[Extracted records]
Content starts
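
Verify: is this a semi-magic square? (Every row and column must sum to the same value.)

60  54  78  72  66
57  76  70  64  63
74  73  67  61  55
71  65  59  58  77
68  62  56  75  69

Row 1: 60 + 54 + 78 + 72 + 66 = 330.
Row 2: 57 + 76 + 70 + 64 + 63 = 330.
Row 3: 74 + 73 + 67 + 61 + 55 = 330.
Row 4: 71 + 65 + 59 + 58 + 77 = 330.
Row 5: 68 + 62 + 56 + 75 + 69 = 330.
Column 1: 60 + 57 + 74 + 71 + 68 = 330.
Column 2: 54 + 76 + 73 + 65 + 62 = 330.
Column 3: 78 + 70 + 67 + 59 + 56 = 330.
Column 4: 72 + 64 + 61 + 58 + 75 = 330.
Column 5: 66 + 63 + 55 + 77 + 69 = 330.
All lines sum to 330.

Yes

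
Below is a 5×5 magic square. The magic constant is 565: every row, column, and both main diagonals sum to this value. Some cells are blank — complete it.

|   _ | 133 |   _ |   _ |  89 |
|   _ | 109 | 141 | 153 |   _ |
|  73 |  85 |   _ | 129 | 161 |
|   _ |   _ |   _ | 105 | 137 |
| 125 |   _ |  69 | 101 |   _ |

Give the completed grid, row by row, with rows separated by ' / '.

The remaining cell in row 3 is (3,3) = 565 − 448 = 117.
The remaining cell in column 4 is (1,4) = 565 − 488 = 77.
Anti-diagonal: 89 + 153 + 117 + 125 + ? = 565, so (4,2) = 81.
Column 2 must total 565; the given cells sum to 408, so (5,2) = 157.
Row 5 needs 565; the known cells sum to 452, so (5,5) = 113.
Using column 5: 89 + 161 + 137 + 113 + ? → (2,5) = 565 − 500 = 65.
Main diagonal must total 565; the given cells sum to 444, so (1,1) = 121.
The remaining cell in row 1 is (1,3) = 565 − 420 = 145.
Row 2 needs 565; the known cells sum to 468, so (2,1) = 97.
The remaining cell in column 1 is (4,1) = 565 − 416 = 149.
From column 3, 565 − (145 + 141 + 117 + 69) gives (4,3) = 93.

121 133 145 77 89 / 97 109 141 153 65 / 73 85 117 129 161 / 149 81 93 105 137 / 125 157 69 101 113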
Content ends
• [Aim of the exercise] Word for word, transcribe all of the records.

• [Your solution]
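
Verify: is this a semi-magic square? (Every row and column must sum to the same value.)

60  54  78  72  66
57  76  70  64  63
74  73  67  61  55
71  65  59  58  77
68  62  56  75  69

Row 1: 60 + 54 + 78 + 72 + 66 = 330.
Row 2: 57 + 76 + 70 + 64 + 63 = 330.
Row 3: 74 + 73 + 67 + 61 + 55 = 330.
Row 4: 71 + 65 + 59 + 58 + 77 = 330.
Row 5: 68 + 62 + 56 + 75 + 69 = 330.
Column 1: 60 + 57 + 74 + 71 + 68 = 330.
Column 2: 54 + 76 + 73 + 65 + 62 = 330.
Column 3: 78 + 70 + 67 + 59 + 56 = 330.
Column 4: 72 + 64 + 61 + 58 + 75 = 330.
Column 5: 66 + 63 + 55 + 77 + 69 = 330.
All lines sum to 330.

Yes

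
Below is a 5×5 magic square. The magic constant is 565: every row, column, and both main diagonals sum to this value. Some cells are blank — complete it.

|   _ | 133 |   _ |   _ |  89 |
|   _ | 109 | 141 | 153 |   _ |
|  73 |  85 |   _ | 129 | 161 |
|   _ |   _ |   _ | 105 | 137 |
| 125 |   _ |  69 | 101 |   _ |

Give the completed grid, row by row, with rows separated by ' / '.

The remaining cell in row 3 is (3,3) = 565 − 448 = 117.
The remaining cell in column 4 is (1,4) = 565 − 488 = 77.
Anti-diagonal: 89 + 153 + 117 + 125 + ? = 565, so (4,2) = 81.
Column 2 must total 565; the given cells sum to 408, so (5,2) = 157.
Row 5 needs 565; the known cells sum to 452, so (5,5) = 113.
Using column 5: 89 + 161 + 137 + 113 + ? → (2,5) = 565 − 500 = 65.
Main diagonal must total 565; the given cells sum to 444, so (1,1) = 121.
The remaining cell in row 1 is (1,3) = 565 − 420 = 145.
Row 2 needs 565; the known cells sum to 468, so (2,1) = 97.
The remaining cell in column 1 is (4,1) = 565 − 416 = 149.
From column 3, 565 − (145 + 141 + 117 + 69) gives (4,3) = 93.

121 133 145 77 89 / 97 109 141 153 65 / 73 85 117 129 161 / 149 81 93 105 137 / 125 157 69 101 113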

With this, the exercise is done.